▶ _Instructions for the task_
Every word of the listing must be returned. Retype it exactly.

(Given information)

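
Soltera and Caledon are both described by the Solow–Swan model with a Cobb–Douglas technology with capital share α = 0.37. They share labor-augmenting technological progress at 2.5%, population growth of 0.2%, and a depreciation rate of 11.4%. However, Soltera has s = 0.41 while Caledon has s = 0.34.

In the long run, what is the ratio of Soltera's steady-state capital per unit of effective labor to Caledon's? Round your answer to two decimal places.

Steady-state k* = [s/(n + g + δ)]^(1/(1−α)), so the ratio is [ (s_S/(n + g + δ)_S) / (s_C/(n + g + δ)_C) ]^1.5873.
s_S/(n + g + δ)_S = 0.41/0.141 = 2.9078; s_C/(n + g + δ)_C = 0.34/0.141 = 2.4113.
Ratio = (2.9078/2.4113)^1.5873 = 1.2059^1.5873 ≈ 1.3461

k*_S / k*_C ≈ 1.35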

(End Given information)

▶ _Output of the task_
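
Soltera and Caledon are both described by the Solow–Swan model with a Cobb–Douglas technology with capital share α = 0.37. They share labor-augmenting technological progress at 2.5%, population growth of 0.2%, and a depreciation rate of 11.4%. However, Soltera has s = 0.41 while Caledon has s = 0.34.

In the long run, what is the ratio of Soltera's steady-state capital per unit of effective labor to Caledon's? Round your answer to two decimal places.

Steady-state k* = [s/(n + g + δ)]^(1/(1−α)), so the ratio is [ (s_S/(n + g + δ)_S) / (s_C/(n + g + δ)_C) ]^1.5873.
s_S/(n + g + δ)_S = 0.41/0.141 = 2.9078; s_C/(n + g + δ)_C = 0.34/0.141 = 2.4113.
Ratio = (2.9078/2.4113)^1.5873 = 1.2059^1.5873 ≈ 1.3461

k*_S / k*_C ≈ 1.35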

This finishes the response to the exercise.